• _TASK GOAL_:
The expected output is exactly the lines below, starting at the line with "A handwritten-digit classifier" and ending at the line with "Treat 'III' as the positive class.", both included; no other line belongs in it.

• _EXTRACTED DATA_:
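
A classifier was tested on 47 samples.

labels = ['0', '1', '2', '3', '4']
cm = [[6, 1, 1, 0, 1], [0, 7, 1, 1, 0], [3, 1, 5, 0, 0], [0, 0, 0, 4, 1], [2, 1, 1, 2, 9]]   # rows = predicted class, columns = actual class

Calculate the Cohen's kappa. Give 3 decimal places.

Observed agreement pₒ = trace/N = 31/47 = 0.6596
Expected agreement pₑ = Σ (rowᵢ·colᵢ)/N² = (11·9 + 10·9 + 8·9 + 7·5 + 11·15)/47² = 0.2087
κ = (pₒ − pₑ)/(1 − pₑ) = (0.6596 − 0.2087)/(1 − 0.2087) = 0.570

0.570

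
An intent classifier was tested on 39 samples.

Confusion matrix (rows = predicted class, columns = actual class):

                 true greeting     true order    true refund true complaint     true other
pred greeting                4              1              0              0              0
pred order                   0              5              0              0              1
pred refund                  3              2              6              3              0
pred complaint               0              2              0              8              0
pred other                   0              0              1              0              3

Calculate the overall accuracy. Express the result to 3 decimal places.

Accuracy = trace / total = (4+5+6+8+3=26) / 39 = 26/39 = 0.667

0.667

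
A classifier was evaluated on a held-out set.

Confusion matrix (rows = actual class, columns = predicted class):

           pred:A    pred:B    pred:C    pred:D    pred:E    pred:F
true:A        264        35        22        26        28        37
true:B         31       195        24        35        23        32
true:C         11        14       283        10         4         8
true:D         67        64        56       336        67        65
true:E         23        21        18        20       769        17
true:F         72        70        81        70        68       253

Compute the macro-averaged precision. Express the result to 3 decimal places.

0.622

Per-class precision (TP/(TP+FP)):
  A: TP=264, FP=31+11+67+23+72=204 → 264/468 = 0.5641
  B: TP=195, FP=35+14+64+21+70=204 → 195/399 = 0.4887
  C: TP=283, FP=22+24+56+18+81=201 → 283/484 = 0.5847
  D: TP=336, FP=26+35+10+20+70=161 → 336/497 = 0.6761
  E: TP=769, FP=28+23+4+67+68=190 → 769/959 = 0.8019
  F: TP=253, FP=37+32+8+65+17=159 → 253/412 = 0.6141
Macro-precision = mean = (0.5641 + 0.4887 + 0.5847 + 0.6761 + 0.8019 + 0.6141) / 6 = 0.622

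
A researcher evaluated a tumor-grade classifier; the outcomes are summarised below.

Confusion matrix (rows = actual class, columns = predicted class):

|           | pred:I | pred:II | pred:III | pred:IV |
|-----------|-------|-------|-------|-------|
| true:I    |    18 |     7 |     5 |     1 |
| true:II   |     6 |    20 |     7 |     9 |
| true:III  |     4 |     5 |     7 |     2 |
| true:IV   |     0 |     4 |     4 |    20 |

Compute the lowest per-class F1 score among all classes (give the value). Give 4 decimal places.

0.3415

Per-class F1 score (2·TP/(2·TP+FP+FN)):
  I: TP=18, FP=6+4+0=10, FN=7+5+1=13 → 36/59 = 0.61017
  II: TP=20, FP=7+5+4=16, FN=6+7+9=22 → 40/78 = 0.51282
  III: TP=7, FP=5+7+4=16, FN=4+5+2=11 → 14/41 = 0.34146
  IV: TP=20, FP=1+9+2=12, FN=0+4+4=8 → 40/60 = 0.66667
Lowest is class 'III' with F1 score = 0.3415.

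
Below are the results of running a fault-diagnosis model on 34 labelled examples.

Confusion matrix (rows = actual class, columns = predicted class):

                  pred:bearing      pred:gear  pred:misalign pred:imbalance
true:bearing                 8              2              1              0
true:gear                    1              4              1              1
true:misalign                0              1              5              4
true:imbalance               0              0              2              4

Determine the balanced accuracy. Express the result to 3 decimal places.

0.616

Balanced accuracy = mean of per-class recall.
  bearing: recall = 8/11 = 0.7273
  gear: recall = 4/7 = 0.5714
  misalign: recall = 5/10 = 0.5000
  imbalance: recall = 4/6 = 0.6667
Mean = (0.7273 + 0.5714 + 0.5000 + 0.6667) / 4 = 0.616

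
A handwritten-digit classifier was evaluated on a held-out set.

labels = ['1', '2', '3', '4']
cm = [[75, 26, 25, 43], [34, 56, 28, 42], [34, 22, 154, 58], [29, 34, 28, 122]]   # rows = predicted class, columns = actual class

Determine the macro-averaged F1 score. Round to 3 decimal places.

Per-class F1 score (2·TP/(2·TP+FP+FN)):
  1: TP=75, FP=26+25+43=94, FN=34+34+29=97 → 150/341 = 0.4399
  2: TP=56, FP=34+28+42=104, FN=26+22+34=82 → 112/298 = 0.3758
  3: TP=154, FP=34+22+58=114, FN=25+28+28=81 → 308/503 = 0.6123
  4: TP=122, FP=29+34+28=91, FN=43+42+58=143 → 244/478 = 0.5105
Macro-F1 score = mean = (0.4399 + 0.3758 + 0.6123 + 0.5105) / 4 = 0.485

0.485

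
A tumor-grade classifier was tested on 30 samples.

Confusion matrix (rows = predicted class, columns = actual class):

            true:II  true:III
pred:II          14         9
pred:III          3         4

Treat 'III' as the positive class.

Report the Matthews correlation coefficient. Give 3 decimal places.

0.154

MCC = (TP·TN − FP·FN) / √((TP+FP)(TP+FN)(TN+FP)(TN+FN))
Numerator = 4·14 − 3·9 = 29
Denominator = √(7·13·17·23) = √35581 = 188.6293
MCC = 29 / 188.6293 = 0.154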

• _EXERCISE SOLUTION_:
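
A handwritten-digit classifier was evaluated on a held-out set.

labels = ['1', '2', '3', '4']
cm = [[75, 26, 25, 43], [34, 56, 28, 42], [34, 22, 154, 58], [29, 34, 28, 122]]   # rows = predicted class, columns = actual class

Determine the macro-averaged F1 score. Round to 3 decimal places.

Per-class F1 score (2·TP/(2·TP+FP+FN)):
  1: TP=75, FP=26+25+43=94, FN=34+34+29=97 → 150/341 = 0.4399
  2: TP=56, FP=34+28+42=104, FN=26+22+34=82 → 112/298 = 0.3758
  3: TP=154, FP=34+22+58=114, FN=25+28+28=81 → 308/503 = 0.6123
  4: TP=122, FP=29+34+28=91, FN=43+42+58=143 → 244/478 = 0.5105
Macro-F1 score = mean = (0.4399 + 0.3758 + 0.6123 + 0.5105) / 4 = 0.485

0.485

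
A tumor-grade classifier was tested on 30 samples.

Confusion matrix (rows = predicted class, columns = actual class):

            true:II  true:III
pred:II          14         9
pred:III          3         4

Treat 'III' as the positive class.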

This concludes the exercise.